#### DATA LISTING:
****************

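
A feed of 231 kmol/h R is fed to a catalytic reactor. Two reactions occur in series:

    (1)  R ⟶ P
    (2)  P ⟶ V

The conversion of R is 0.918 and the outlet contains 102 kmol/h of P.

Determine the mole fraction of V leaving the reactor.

0.476

Conversion of R: R consumed = 1ξ₁ = 0.918 × 231 → ξ₁ = 212.1 kmol/h.
P balance: n_P = 0 + 1ξ₁ − 1ξ₂ = 102 → ξ₂ = (1·212.1 − 102)/1 = 110.1 kmol/h.
Outlet amounts (n = n₀ + Σ ν·ξ):
  R: 231 − 1(212.1) = 18.94
  P: 0 + 1(212.1) − 1(110.1) = 102
  V: 0 + 1(110.1) = 110.1
Total out = 231 kmol/h; y_V = 110.1 / 231 = 0.4764.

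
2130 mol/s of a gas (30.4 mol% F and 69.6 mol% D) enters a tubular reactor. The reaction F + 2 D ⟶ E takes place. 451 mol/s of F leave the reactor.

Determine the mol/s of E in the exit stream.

197 mol/s

For F: n = n₀ − 1ξ → 451 = 647.5 − 1ξ, giving ξ = 196.5 mol/s.
Outlet amounts (n = n₀ + ν ξ):
  F: 647.5 − 1(196.5) = 451
  D: 1482 − 2(196.5) = 1089
  E: 0 + 1(196.5) = 196.5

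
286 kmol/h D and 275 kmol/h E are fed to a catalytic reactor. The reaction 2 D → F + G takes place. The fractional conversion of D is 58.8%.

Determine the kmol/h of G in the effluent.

D reacted = 0.588 × 286 = 168.2 kmol/h; ν_D = −2, so ξ = 168.2/2 = 84.08 kmol/h.
Outlet amounts (n = n₀ + ν ξ):
  D: 286 − 2(84.08) = 117.8
  F: 0 + 1(84.08) = 84.08
  G: 0 + 1(84.08) = 84.08
  E: 275 (inert)

84.1 kmol/h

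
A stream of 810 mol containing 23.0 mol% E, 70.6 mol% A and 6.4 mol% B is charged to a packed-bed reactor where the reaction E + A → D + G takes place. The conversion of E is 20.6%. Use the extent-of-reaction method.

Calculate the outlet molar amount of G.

E reacted = 0.206 × 186.3 = 38.38 mol; ν_E = −1, so ξ = 38.38/1 = 38.38 mol.
Outlet amounts (n = n₀ + ν ξ):
  E: 186.3 − 1(38.38) = 147.9
  A: 571.9 − 1(38.38) = 533.5
  D: 0 + 1(38.38) = 38.38
  G: 0 + 1(38.38) = 38.38
  B: 51.84 (inert)

38.4 mol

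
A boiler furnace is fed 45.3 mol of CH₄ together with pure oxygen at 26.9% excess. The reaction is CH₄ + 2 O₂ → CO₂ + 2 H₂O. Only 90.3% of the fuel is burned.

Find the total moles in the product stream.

Stoichiometric O₂ = 2 × 45.3 = 90.6 mol; O₂ fed = 90.6 × 1.269 = 115 mol.
Fuel reacted = 0.903 × 45.3 → ξ = 40.91 mol.
Outlet (n = n₀ + ν ξ):
  CH₄: 45.3 − 1(40.91) = 4.394
  O₂: 115 − 2(40.91) = 33.16
  CO₂: 0 + 1(40.91) = 40.91
  H₂O: 0 + 2(40.91) = 81.81
Total out = 4.394 + 33.16 + 40.91 + 81.81 = 160.3 mol.

160 mol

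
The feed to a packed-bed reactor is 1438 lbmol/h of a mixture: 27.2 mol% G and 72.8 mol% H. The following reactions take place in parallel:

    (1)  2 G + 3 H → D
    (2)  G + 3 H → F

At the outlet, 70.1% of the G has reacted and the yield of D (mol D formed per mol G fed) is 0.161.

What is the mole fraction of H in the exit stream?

0.557

Yield of D: 1ξ₁ / 391.1 = 0.161 → ξ₁ = 62.97 lbmol/h.
Conversion of G: 2ξ₁ + 1ξ₂ = 0.701 × 391.1 = 274.2 → ξ₂ = 148.2 lbmol/h.
Outlet amounts (n = n₀ + Σ ν·ξ):
  G: 391.1 − 2(62.97) − 1(148.2) = 116.9
  H: 1047 − 3(62.97) − 3(148.2) = 413.2
  D: 0 + 1(62.97) = 62.97
  F: 0 + 1(148.2) = 148.2
Total out = 741.4 lbmol/h; y_H = 413.2 / 741.4 = 0.5574.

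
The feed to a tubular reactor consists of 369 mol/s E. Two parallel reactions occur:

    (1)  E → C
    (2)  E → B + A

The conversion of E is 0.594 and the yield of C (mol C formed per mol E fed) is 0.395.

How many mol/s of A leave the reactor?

73.4 mol/s

Yield of C: 1ξ₁ / 369 = 0.395 → ξ₁ = 145.8 mol/s.
Conversion of E: 1ξ₁ + 1ξ₂ = 0.594 × 369 = 219.2 → ξ₂ = 73.43 mol/s.
Outlet amounts (n = n₀ + Σ ν·ξ):
  E: 369 − 1(145.8) − 1(73.43) = 149.8
  C: 0 + 1(145.8) = 145.8
  B: 0 + 1(73.43) = 73.43
  A: 0 + 1(73.43) = 73.43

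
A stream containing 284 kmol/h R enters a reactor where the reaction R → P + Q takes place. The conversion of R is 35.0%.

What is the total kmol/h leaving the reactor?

R reacted = 0.35 × 284 = 99.4 kmol/h; ν_R = −1, so ξ = 99.4/1 = 99.4 kmol/h.
Outlet amounts (n = n₀ + ν ξ):
  R: 284 − 1(99.4) = 184.6
  P: 0 + 1(99.4) = 99.4
  Q: 0 + 1(99.4) = 99.4
Total out = 184.6 + 99.4 + 99.4 = 383.4 kmol/h.

383 kmol/h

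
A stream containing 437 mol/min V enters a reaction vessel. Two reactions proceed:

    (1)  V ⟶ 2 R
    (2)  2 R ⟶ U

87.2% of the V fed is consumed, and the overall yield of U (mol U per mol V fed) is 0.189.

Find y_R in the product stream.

Conversion of V: V consumed = 1ξ₁ = 0.872 × 437 → ξ₁ = 381.1 mol/min.
Yield of U: 1ξ₂ / 437 = 0.189 → ξ₂ = 82.59 mol/min.
Outlet amounts (n = n₀ + Σ ν·ξ):
  V: 437 − 1(381.1) = 55.94
  R: 0 + 2(381.1) − 2(82.59) = 596.9
  U: 0 + 1(82.59) = 82.59
Total out = 735.5 mol/min; y_R = 596.9 / 735.5 = 0.8116.

0.812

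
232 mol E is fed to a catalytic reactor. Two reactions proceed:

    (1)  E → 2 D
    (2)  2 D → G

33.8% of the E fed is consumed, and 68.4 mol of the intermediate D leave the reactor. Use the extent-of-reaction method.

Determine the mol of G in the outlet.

44.2 mol

Conversion of E: E consumed = 1ξ₁ = 0.338 × 232 → ξ₁ = 78.42 mol.
D balance: n_D = 0 + 2ξ₁ − 2ξ₂ = 68.4 → ξ₂ = (2·78.42 − 68.4)/2 = 44.22 mol.
Outlet amounts (n = n₀ + Σ ν·ξ):
  E: 232 − 1(78.42) = 153.6
  D: 0 + 2(78.42) − 2(44.22) = 68.4
  G: 0 + 1(44.22) = 44.22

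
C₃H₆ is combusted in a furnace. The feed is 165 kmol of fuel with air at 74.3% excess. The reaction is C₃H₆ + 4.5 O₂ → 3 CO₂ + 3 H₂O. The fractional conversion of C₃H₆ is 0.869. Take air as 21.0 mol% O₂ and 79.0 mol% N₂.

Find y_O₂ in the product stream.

Stoichiometric O₂ = 4.5 × 165 = 742.5 kmol; O₂ fed = 742.5 × 1.743 = 1294 kmol.
N₂ fed = 1294 × 79/21 = 4869 kmol.
Fuel reacted = 0.869 × 165 → ξ = 143.4 kmol.
Outlet (n = n₀ + ν ξ):
  C₃H₆: 165 − 1(143.4) = 21.62
  O₂: 1294 − 4.5(143.4) = 648.9
  N₂: 4869 (inert)
  CO₂: 0 + 3(143.4) = 430.2
  H₂O: 0 + 3(143.4) = 430.2
Total out = 6399 kmol; y_O₂ = 648.9 / 6399 = 0.1014.

0.101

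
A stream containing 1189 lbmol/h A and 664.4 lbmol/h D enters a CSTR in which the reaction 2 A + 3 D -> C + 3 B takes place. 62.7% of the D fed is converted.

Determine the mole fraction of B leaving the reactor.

D reacted = 0.627 × 664.4 = 416.6 lbmol/h; ν_D = −3, so ξ = 416.6/3 = 138.9 lbmol/h.
Outlet amounts (n = n₀ + ν ξ):
  A: 1189 − 2(138.9) = 911.3
  D: 664.4 − 3(138.9) = 247.8
  C: 0 + 1(138.9) = 138.9
  B: 0 + 3(138.9) = 416.6
Total out = 1715 lbmol/h; y_B = 416.6 / 1715 = 0.243.

0.243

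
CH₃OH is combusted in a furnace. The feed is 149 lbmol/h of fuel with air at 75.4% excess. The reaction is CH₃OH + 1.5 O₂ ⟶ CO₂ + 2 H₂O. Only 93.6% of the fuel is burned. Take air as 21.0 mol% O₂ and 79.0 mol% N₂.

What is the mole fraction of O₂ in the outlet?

0.0877

Stoichiometric O₂ = 1.5 × 149 = 223.5 lbmol/h; O₂ fed = 223.5 × 1.754 = 392 lbmol/h.
N₂ fed = 392 × 79/21 = 1475 lbmol/h.
Fuel reacted = 0.936 × 149 → ξ = 139.5 lbmol/h.
Outlet (n = n₀ + ν ξ):
  CH₃OH: 149 − 1(139.5) = 9.536
  O₂: 392 − 1.5(139.5) = 182.8
  N₂: 1475 (inert)
  CO₂: 0 + 1(139.5) = 139.5
  H₂O: 0 + 2(139.5) = 278.9
Total out = 2085 lbmol/h; y_O₂ = 182.8 / 2085 = 0.08766.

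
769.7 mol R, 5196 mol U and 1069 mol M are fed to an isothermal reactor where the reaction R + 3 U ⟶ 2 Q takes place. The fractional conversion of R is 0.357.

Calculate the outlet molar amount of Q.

550 mol

R reacted = 0.357 × 769.7 = 274.8 mol; ν_R = −1, so ξ = 274.8/1 = 274.8 mol.
Outlet amounts (n = n₀ + ν ξ):
  R: 769.7 − 1(274.8) = 494.9
  U: 5196 − 3(274.8) = 4372
  Q: 0 + 2(274.8) = 549.6
  M: 1069 (inert)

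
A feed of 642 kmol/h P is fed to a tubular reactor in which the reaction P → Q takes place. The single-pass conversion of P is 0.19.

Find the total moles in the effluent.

642 kmol/h

P reacted = 0.19 × 642 = 122 kmol/h; ν_P = −1, so ξ = 122/1 = 122 kmol/h.
Outlet amounts (n = n₀ + ν ξ):
  P: 642 − 1(122) = 520
  Q: 0 + 1(122) = 122
Total out = 520 + 122 = 642 kmol/h.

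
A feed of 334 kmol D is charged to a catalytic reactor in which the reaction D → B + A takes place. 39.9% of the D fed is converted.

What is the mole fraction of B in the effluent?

D reacted = 0.399 × 334 = 133.3 kmol; ν_D = −1, so ξ = 133.3/1 = 133.3 kmol.
Outlet amounts (n = n₀ + ν ξ):
  D: 334 − 1(133.3) = 200.7
  B: 0 + 1(133.3) = 133.3
  A: 0 + 1(133.3) = 133.3
Total out = 467.3 kmol; y_B = 133.3 / 467.3 = 0.2852.

0.285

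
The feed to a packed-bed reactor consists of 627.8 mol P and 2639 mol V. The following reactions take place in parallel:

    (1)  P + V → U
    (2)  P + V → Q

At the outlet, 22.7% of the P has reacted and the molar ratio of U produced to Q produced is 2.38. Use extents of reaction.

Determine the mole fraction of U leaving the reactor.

Conversion of P: P consumed = 0.227 × 627.8 = 142.5 mol = 1ξ₁ + 1ξ₂.
Selectivity: 1ξ₁ / (1ξ₂) = 2.38 → ξ₁ = 2.38 ξ₂.
Substitute: (1·2.38 + 1) ξ₂ = 142.5 → ξ₂ = 42.16 mol, ξ₁ = 100.3 mol.
Outlet amounts (n = n₀ + Σ ν·ξ):
  P: 627.8 − 1(100.3) − 1(42.16) = 485.3
  V: 2639 − 1(100.3) − 1(42.16) = 2496
  U: 0 + 1(100.3) = 100.3
  Q: 0 + 1(42.16) = 42.16
Total out = 3124 mol; y_U = 100.3 / 3124 = 0.03212.

0.0321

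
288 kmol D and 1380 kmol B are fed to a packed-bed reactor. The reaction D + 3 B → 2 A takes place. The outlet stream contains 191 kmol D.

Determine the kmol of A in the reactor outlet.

For D: n = n₀ − 1ξ → 191 = 288 − 1ξ, giving ξ = 97 kmol.
Outlet amounts (n = n₀ + ν ξ):
  D: 288 − 1(97) = 191
  B: 1380 − 3(97) = 1089
  A: 0 + 2(97) = 194

194 kmol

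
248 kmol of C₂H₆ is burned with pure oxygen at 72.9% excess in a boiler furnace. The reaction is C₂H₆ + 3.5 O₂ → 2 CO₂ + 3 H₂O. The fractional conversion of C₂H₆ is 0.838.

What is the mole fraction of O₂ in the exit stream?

Stoichiometric O₂ = 3.5 × 248 = 868 kmol; O₂ fed = 868 × 1.729 = 1501 kmol.
Fuel reacted = 0.838 × 248 → ξ = 207.8 kmol.
Outlet (n = n₀ + ν ξ):
  C₂H₆: 248 − 1(207.8) = 40.18
  O₂: 1501 − 3.5(207.8) = 773.4
  CO₂: 0 + 2(207.8) = 415.6
  H₂O: 0 + 3(207.8) = 623.5
Total out = 1853 kmol; y_O₂ = 773.4 / 1853 = 0.4174.

0.417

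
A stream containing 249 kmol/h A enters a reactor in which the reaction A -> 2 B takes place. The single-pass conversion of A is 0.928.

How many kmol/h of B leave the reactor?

A reacted = 0.928 × 249 = 231.1 kmol/h; ν_A = −1, so ξ = 231.1/1 = 231.1 kmol/h.
Outlet amounts (n = n₀ + ν ξ):
  A: 249 − 1(231.1) = 17.93
  B: 0 + 2(231.1) = 462.1

462 kmol/h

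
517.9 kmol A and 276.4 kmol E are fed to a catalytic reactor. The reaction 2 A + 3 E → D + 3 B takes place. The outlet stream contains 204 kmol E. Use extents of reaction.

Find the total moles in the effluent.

770 kmol

For E: n = n₀ − 3ξ → 204 = 276.4 − 3ξ, giving ξ = 24.13 kmol.
Outlet amounts (n = n₀ + ν ξ):
  A: 517.9 − 2(24.13) = 469.6
  E: 276.4 − 3(24.13) = 204
  D: 0 + 1(24.13) = 24.13
  B: 0 + 3(24.13) = 72.4
Total out = 469.6 + 204 + 24.13 + 72.4 = 770.2 kmol.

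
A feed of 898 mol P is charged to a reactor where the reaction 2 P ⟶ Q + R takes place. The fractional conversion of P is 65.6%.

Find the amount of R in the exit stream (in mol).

P reacted = 0.656 × 898 = 589.1 mol; ν_P = −2, so ξ = 589.1/2 = 294.5 mol.
Outlet amounts (n = n₀ + ν ξ):
  P: 898 − 2(294.5) = 308.9
  Q: 0 + 1(294.5) = 294.5
  R: 0 + 1(294.5) = 294.5

295 mol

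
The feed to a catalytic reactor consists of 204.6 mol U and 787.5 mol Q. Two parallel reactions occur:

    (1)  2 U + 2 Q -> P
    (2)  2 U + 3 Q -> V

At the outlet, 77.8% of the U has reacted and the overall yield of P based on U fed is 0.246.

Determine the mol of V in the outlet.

Yield of P: 1ξ₁ / 204.6 = 0.246 → ξ₁ = 50.33 mol.
Conversion of U: 2ξ₁ + 2ξ₂ = 0.778 × 204.6 = 159.2 → ξ₂ = 29.26 mol.
Outlet amounts (n = n₀ + Σ ν·ξ):
  U: 204.6 − 2(50.33) − 2(29.26) = 45.42
  Q: 787.5 − 2(50.33) − 3(29.26) = 599.1
  P: 0 + 1(50.33) = 50.33
  V: 0 + 1(29.26) = 29.26

29.3 mol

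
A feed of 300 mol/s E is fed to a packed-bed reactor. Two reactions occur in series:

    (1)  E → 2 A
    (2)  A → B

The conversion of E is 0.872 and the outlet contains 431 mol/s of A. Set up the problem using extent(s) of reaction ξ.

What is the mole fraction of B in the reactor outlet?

Conversion of E: E consumed = 1ξ₁ = 0.872 × 300 → ξ₁ = 261.6 mol/s.
A balance: n_A = 0 + 2ξ₁ − 1ξ₂ = 431 → ξ₂ = (2·261.6 − 431)/1 = 92.2 mol/s.
Outlet amounts (n = n₀ + Σ ν·ξ):
  E: 300 − 1(261.6) = 38.4
  A: 0 + 2(261.6) − 1(92.2) = 431
  B: 0 + 1(92.2) = 92.2
Total out = 561.6 mol/s; y_B = 92.2 / 561.6 = 0.1642.

0.164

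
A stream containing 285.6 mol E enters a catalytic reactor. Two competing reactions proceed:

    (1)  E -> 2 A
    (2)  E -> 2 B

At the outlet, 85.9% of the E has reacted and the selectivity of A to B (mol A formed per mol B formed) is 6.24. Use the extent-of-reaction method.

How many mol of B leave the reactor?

Conversion of E: E consumed = 0.859 × 285.6 = 245.3 mol = 1ξ₁ + 1ξ₂.
Selectivity: 2ξ₁ / (2ξ₂) = 6.24 → ξ₁ = 6.24 ξ₂.
Substitute: (1·6.24 + 1) ξ₂ = 245.3 → ξ₂ = 33.89 mol, ξ₁ = 211.4 mol.
Outlet amounts (n = n₀ + Σ ν·ξ):
  E: 285.6 − 1(211.4) − 1(33.89) = 40.27
  A: 0 + 2(211.4) = 422.9
  B: 0 + 2(33.89) = 67.77

67.8 mol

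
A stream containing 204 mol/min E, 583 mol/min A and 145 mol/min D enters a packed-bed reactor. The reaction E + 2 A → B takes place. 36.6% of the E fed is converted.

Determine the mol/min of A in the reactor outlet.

E reacted = 0.366 × 204 = 74.66 mol/min; ν_E = −1, so ξ = 74.66/1 = 74.66 mol/min.
Outlet amounts (n = n₀ + ν ξ):
  E: 204 − 1(74.66) = 129.3
  A: 583 − 2(74.66) = 433.7
  B: 0 + 1(74.66) = 74.66
  D: 145 (inert)

434 mol/min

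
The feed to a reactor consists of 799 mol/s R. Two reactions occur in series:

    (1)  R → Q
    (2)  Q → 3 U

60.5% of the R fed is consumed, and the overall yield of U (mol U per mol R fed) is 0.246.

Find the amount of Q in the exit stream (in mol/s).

418 mol/s

Conversion of R: R consumed = 1ξ₁ = 0.605 × 799 → ξ₁ = 483.4 mol/s.
Yield of U: 3ξ₂ / 799 = 0.246 → ξ₂ = 65.52 mol/s.
Outlet amounts (n = n₀ + Σ ν·ξ):
  R: 799 − 1(483.4) = 315.6
  Q: 0 + 1(483.4) − 1(65.52) = 417.9
  U: 0 + 3(65.52) = 196.6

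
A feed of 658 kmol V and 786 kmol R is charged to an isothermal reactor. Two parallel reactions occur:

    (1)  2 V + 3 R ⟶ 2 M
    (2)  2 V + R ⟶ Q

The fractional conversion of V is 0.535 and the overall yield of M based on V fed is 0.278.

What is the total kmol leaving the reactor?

1000 kmol

Yield of M: 2ξ₁ / 658 = 0.278 → ξ₁ = 91.46 kmol.
Conversion of V: 2ξ₁ + 2ξ₂ = 0.535 × 658 = 352 → ξ₂ = 84.55 kmol.
Outlet amounts (n = n₀ + Σ ν·ξ):
  V: 658 − 2(91.46) − 2(84.55) = 306
  R: 786 − 3(91.46) − 1(84.55) = 427.1
  M: 0 + 2(91.46) = 182.9
  Q: 0 + 1(84.55) = 84.55
Total out = 306 + 427.1 + 182.9 + 84.55 = 1001 kmol.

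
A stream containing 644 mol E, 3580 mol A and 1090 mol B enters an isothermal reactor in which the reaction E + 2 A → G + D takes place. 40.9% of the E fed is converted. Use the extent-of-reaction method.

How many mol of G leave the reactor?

263 mol

E reacted = 0.409 × 644 = 263.4 mol; ν_E = −1, so ξ = 263.4/1 = 263.4 mol.
Outlet amounts (n = n₀ + ν ξ):
  E: 644 − 1(263.4) = 380.6
  A: 3580 − 2(263.4) = 3053
  G: 0 + 1(263.4) = 263.4
  D: 0 + 1(263.4) = 263.4
  B: 1090 (inert)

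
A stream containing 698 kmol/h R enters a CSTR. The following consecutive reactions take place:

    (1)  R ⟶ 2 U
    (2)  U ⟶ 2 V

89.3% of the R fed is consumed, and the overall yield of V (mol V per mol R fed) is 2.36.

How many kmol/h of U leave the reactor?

423 kmol/h

Conversion of R: R consumed = 1ξ₁ = 0.893 × 698 → ξ₁ = 623.3 kmol/h.
Yield of V: 2ξ₂ / 698 = 2.36 → ξ₂ = 823.6 kmol/h.
Outlet amounts (n = n₀ + Σ ν·ξ):
  R: 698 − 1(623.3) = 74.69
  U: 0 + 2(623.3) − 1(823.6) = 423
  V: 0 + 2(823.6) = 1647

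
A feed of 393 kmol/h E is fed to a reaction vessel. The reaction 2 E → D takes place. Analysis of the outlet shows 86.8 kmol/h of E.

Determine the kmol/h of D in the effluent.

For E: n = n₀ − 2ξ → 86.8 = 393 − 2ξ, giving ξ = 153.1 kmol/h.
Outlet amounts (n = n₀ + ν ξ):
  E: 393 − 2(153.1) = 86.8
  D: 0 + 1(153.1) = 153.1

153 kmol/h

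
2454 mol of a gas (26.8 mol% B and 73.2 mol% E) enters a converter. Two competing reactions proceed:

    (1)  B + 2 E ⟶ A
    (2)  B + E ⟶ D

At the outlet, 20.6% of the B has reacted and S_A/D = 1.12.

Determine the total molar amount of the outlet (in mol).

2250 mol

Conversion of B: B consumed = 0.206 × 657.7 = 135.5 mol = 1ξ₁ + 1ξ₂.
Selectivity: 1ξ₁ / (1ξ₂) = 1.12 → ξ₁ = 1.12 ξ₂.
Substitute: (1·1.12 + 1) ξ₂ = 135.5 → ξ₂ = 63.91 mol, ξ₁ = 71.57 mol.
Outlet amounts (n = n₀ + Σ ν·ξ):
  B: 657.7 − 1(71.57) − 1(63.91) = 522.2
  E: 1796 − 2(71.57) − 1(63.91) = 1589
  A: 0 + 1(71.57) = 71.57
  D: 0 + 1(63.91) = 63.91
Total out = 522.2 + 1589 + 71.57 + 63.91 = 2247 mol.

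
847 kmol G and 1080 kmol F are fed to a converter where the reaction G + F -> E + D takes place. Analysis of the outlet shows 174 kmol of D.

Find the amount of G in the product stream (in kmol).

For D: n = n₀ + 1ξ → 174 = 0 + 1ξ, giving ξ = 174 kmol.
Outlet amounts (n = n₀ + ν ξ):
  G: 847 − 1(174) = 673
  F: 1080 − 1(174) = 906
  E: 0 + 1(174) = 174
  D: 0 + 1(174) = 174

673 kmol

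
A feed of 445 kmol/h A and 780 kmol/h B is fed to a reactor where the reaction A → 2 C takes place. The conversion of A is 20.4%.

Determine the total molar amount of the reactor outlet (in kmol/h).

A reacted = 0.204 × 445 = 90.78 kmol/h; ν_A = −1, so ξ = 90.78/1 = 90.78 kmol/h.
Outlet amounts (n = n₀ + ν ξ):
  A: 445 − 1(90.78) = 354.2
  C: 0 + 2(90.78) = 181.6
  B: 780 (inert)
Total out = 354.2 + 181.6 + 780 = 1316 kmol/h.

1320 kmol/h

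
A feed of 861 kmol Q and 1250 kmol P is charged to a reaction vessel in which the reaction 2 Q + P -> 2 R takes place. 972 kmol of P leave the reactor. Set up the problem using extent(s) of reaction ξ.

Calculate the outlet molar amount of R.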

****************

Retype only this portion of the data above: the line containing "89.3% of the", the line containing "At the outlet, 20.6%", and all lines between them, exactly.

#### TASK RESPONSE:
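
89.3% of the R fed is consumed, and the overall yield of V (mol V per mol R fed) is 2.36.

How many kmol/h of U leave the reactor?

423 kmol/h

Conversion of R: R consumed = 1ξ₁ = 0.893 × 698 → ξ₁ = 623.3 kmol/h.
Yield of V: 2ξ₂ / 698 = 2.36 → ξ₂ = 823.6 kmol/h.
Outlet amounts (n = n₀ + Σ ν·ξ):
  R: 698 − 1(623.3) = 74.69
  U: 0 + 2(623.3) − 1(823.6) = 423
  V: 0 + 2(823.6) = 1647

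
A feed of 393 kmol/h E is fed to a reaction vessel. The reaction 2 E → D takes place. Analysis of the outlet shows 86.8 kmol/h of E.

Determine the kmol/h of D in the effluent.

For E: n = n₀ − 2ξ → 86.8 = 393 − 2ξ, giving ξ = 153.1 kmol/h.
Outlet amounts (n = n₀ + ν ξ):
  E: 393 − 2(153.1) = 86.8
  D: 0 + 1(153.1) = 153.1

153 kmol/h

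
2454 mol of a gas (26.8 mol% B and 73.2 mol% E) enters a converter. Two competing reactions proceed:

    (1)  B + 2 E ⟶ A
    (2)  B + E ⟶ D

At the outlet, 20.6% of the B has reacted and S_A/D = 1.12.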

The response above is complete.